INPUT below:

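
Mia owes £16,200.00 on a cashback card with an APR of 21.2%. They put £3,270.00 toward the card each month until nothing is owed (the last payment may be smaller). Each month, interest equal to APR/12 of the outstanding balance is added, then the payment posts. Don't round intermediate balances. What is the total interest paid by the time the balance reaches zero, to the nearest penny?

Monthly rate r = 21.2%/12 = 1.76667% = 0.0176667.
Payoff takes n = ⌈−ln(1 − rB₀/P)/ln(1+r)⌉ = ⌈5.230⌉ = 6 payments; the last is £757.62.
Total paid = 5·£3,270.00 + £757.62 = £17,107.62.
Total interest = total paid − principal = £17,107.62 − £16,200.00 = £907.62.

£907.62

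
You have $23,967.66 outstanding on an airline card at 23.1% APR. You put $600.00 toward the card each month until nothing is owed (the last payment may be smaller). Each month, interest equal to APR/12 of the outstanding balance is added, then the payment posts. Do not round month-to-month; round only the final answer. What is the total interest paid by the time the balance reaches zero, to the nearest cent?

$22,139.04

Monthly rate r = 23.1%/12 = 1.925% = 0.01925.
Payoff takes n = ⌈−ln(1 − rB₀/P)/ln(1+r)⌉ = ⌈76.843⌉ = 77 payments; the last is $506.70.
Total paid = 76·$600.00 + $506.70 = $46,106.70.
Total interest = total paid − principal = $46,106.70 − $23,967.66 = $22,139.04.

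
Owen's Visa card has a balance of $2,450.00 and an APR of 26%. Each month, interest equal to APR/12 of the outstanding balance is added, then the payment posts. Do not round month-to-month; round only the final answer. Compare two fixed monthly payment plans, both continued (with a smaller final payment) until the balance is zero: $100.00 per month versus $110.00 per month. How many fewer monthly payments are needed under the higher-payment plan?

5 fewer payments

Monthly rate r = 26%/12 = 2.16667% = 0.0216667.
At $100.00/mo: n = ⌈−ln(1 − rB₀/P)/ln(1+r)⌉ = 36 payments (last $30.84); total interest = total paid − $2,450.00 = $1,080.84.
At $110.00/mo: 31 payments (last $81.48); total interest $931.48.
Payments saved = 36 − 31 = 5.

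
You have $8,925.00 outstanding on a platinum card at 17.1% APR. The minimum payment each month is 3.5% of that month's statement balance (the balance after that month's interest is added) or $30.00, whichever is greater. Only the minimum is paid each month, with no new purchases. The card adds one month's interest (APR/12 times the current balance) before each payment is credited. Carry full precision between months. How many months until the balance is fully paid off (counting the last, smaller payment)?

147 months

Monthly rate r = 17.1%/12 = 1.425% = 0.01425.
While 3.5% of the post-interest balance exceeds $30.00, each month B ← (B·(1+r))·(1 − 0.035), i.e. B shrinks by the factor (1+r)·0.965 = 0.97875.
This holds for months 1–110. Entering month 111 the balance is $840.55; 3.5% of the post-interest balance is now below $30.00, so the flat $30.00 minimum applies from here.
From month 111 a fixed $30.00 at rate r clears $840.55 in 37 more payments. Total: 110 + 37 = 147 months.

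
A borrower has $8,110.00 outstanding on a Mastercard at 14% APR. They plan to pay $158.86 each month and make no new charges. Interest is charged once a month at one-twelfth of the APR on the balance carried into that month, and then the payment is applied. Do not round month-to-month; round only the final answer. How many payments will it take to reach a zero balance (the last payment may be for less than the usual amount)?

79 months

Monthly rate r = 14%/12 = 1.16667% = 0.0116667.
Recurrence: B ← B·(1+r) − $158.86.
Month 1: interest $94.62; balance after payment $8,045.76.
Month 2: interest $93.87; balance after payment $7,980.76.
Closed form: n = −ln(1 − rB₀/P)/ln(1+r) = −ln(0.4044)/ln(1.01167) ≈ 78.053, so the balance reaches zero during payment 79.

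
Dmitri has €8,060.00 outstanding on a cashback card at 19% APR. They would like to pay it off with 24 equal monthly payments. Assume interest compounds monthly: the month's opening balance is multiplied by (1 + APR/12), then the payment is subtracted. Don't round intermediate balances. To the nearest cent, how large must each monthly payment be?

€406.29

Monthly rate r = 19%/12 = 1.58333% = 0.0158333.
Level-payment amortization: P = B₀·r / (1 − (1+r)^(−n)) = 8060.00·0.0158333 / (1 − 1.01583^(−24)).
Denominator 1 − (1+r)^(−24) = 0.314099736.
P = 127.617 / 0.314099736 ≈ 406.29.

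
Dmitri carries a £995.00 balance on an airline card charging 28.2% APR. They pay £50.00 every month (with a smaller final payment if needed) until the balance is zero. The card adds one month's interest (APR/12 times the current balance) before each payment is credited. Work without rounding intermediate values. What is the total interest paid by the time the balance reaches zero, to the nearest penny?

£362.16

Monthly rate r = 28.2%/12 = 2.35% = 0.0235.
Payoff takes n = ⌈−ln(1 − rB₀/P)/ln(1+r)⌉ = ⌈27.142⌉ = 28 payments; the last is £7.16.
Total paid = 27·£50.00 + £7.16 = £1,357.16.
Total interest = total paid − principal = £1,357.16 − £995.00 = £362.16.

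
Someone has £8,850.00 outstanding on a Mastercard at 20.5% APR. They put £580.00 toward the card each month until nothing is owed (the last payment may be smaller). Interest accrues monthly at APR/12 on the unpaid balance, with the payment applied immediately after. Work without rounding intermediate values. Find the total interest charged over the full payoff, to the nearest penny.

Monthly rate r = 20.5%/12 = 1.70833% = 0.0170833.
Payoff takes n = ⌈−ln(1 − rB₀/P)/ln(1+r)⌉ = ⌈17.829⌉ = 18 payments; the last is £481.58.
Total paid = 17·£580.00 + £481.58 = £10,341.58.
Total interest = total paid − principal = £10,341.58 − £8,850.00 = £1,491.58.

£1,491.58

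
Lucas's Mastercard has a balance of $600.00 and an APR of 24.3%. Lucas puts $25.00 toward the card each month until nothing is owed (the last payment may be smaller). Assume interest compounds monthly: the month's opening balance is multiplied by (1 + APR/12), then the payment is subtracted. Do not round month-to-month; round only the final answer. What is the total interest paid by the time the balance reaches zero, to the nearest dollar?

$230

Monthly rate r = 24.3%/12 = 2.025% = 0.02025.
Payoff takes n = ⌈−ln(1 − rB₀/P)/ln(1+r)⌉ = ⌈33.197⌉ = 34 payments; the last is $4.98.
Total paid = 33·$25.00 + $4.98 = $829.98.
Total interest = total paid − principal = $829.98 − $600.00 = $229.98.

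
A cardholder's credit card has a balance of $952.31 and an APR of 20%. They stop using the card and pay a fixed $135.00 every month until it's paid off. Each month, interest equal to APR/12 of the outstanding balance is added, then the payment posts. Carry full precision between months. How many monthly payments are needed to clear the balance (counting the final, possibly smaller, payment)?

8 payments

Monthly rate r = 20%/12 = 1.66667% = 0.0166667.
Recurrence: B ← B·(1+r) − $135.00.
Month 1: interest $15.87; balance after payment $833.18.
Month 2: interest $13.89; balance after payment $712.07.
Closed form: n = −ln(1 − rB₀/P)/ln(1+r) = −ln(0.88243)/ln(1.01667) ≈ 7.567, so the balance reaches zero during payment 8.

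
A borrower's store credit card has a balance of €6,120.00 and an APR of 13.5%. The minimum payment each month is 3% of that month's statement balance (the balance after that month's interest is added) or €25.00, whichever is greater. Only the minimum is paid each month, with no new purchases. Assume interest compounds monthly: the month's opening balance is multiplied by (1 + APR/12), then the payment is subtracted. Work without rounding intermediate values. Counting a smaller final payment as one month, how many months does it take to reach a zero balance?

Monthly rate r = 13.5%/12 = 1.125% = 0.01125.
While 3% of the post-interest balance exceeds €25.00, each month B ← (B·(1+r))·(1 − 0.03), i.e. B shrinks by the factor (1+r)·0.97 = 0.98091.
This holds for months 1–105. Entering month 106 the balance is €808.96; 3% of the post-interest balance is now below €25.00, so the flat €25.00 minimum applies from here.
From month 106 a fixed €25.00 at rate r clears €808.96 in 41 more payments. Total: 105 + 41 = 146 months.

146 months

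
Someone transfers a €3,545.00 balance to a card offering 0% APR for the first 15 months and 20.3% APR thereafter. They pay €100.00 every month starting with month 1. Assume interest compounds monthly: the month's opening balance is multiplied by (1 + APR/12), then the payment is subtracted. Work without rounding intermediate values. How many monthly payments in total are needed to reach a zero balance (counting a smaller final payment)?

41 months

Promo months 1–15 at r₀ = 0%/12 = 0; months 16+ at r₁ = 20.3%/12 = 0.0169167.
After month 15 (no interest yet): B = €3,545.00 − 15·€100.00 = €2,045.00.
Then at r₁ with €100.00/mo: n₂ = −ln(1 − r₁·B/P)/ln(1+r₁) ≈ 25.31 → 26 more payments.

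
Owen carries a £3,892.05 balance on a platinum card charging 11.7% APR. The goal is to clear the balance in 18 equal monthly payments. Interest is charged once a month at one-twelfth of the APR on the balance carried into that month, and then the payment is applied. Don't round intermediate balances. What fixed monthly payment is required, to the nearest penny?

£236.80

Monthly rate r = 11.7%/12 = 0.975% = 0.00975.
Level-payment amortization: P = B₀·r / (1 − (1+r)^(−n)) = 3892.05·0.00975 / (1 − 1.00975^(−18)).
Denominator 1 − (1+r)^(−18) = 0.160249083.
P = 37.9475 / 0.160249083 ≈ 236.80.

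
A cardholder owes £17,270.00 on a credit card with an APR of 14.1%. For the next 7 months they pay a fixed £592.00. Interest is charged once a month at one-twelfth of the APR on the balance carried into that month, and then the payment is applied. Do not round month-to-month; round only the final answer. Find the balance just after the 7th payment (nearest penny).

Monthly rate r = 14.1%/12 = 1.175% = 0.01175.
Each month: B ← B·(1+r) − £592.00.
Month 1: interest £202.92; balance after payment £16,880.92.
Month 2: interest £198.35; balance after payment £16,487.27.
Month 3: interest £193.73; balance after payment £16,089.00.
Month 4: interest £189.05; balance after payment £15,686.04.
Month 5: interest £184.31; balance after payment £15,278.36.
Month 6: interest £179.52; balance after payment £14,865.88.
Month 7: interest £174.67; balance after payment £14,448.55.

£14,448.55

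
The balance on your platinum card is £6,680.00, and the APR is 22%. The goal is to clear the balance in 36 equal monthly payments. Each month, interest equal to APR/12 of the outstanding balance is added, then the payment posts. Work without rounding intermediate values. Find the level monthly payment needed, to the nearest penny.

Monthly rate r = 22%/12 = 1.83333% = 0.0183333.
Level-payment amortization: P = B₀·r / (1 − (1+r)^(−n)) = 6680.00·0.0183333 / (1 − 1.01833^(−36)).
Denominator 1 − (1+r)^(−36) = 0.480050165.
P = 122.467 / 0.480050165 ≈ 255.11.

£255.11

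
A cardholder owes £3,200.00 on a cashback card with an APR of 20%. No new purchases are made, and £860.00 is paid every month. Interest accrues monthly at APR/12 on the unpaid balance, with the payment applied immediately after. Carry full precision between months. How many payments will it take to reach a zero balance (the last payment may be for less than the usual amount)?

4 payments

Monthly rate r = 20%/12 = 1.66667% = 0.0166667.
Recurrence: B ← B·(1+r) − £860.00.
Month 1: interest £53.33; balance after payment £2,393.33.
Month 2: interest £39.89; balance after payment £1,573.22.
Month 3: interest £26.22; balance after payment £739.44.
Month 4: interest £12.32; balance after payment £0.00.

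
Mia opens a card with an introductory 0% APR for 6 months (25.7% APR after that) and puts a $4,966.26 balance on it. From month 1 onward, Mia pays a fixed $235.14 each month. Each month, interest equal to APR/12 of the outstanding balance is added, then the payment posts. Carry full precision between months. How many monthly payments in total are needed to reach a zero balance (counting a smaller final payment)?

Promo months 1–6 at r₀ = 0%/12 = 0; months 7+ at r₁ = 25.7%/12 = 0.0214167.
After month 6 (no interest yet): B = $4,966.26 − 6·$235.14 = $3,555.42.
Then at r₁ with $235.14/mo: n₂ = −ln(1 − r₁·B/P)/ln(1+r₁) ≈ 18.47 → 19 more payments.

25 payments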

End of INPUT.

YOUR INSTRUCTIONS:
From the line that contains "The balance on" through the last line of the records above, copy every line exactly and leave out the rest.

RESPONSE AREA:
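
The balance on your platinum card is £6,680.00, and the APR is 22%. The goal is to clear the balance in 36 equal monthly payments. Each month, interest equal to APR/12 of the outstanding balance is added, then the payment posts. Work without rounding intermediate values. Find the level monthly payment needed, to the nearest penny.

Monthly rate r = 22%/12 = 1.83333% = 0.0183333.
Level-payment amortization: P = B₀·r / (1 − (1+r)^(−n)) = 6680.00·0.0183333 / (1 − 1.01833^(−36)).
Denominator 1 − (1+r)^(−36) = 0.480050165.
P = 122.467 / 0.480050165 ≈ 255.11.

£255.11

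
A cardholder owes £3,200.00 on a cashback card with an APR of 20%. No new purchases are made, and £860.00 is paid every month. Interest accrues monthly at APR/12 on the unpaid balance, with the payment applied immediately after. Carry full precision between months. How many payments will it take to reach a zero balance (the last payment may be for less than the usual amount)?

4 payments

Monthly rate r = 20%/12 = 1.66667% = 0.0166667.
Recurrence: B ← B·(1+r) − £860.00.
Month 1: interest £53.33; balance after payment £2,393.33.
Month 2: interest £39.89; balance after payment £1,573.22.
Month 3: interest £26.22; balance after payment £739.44.
Month 4: interest £12.32; balance after payment £0.00.

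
Mia opens a card with an introductory 0% APR for 6 months (25.7% APR after that) and puts a $4,966.26 balance on it. From month 1 onward, Mia pays a fixed $235.14 each month. Each month, interest equal to APR/12 of the outstanding balance is added, then the payment posts. Carry full precision between months. How many monthly payments in total are needed to reach a zero balance (counting a smaller final payment)?

Promo months 1–6 at r₀ = 0%/12 = 0; months 7+ at r₁ = 25.7%/12 = 0.0214167.
After month 6 (no interest yet): B = $4,966.26 − 6·$235.14 = $3,555.42.
Then at r₁ with $235.14/mo: n₂ = −ln(1 − r₁·B/P)/ln(1+r₁) ≈ 18.47 → 19 more payments.

25 payments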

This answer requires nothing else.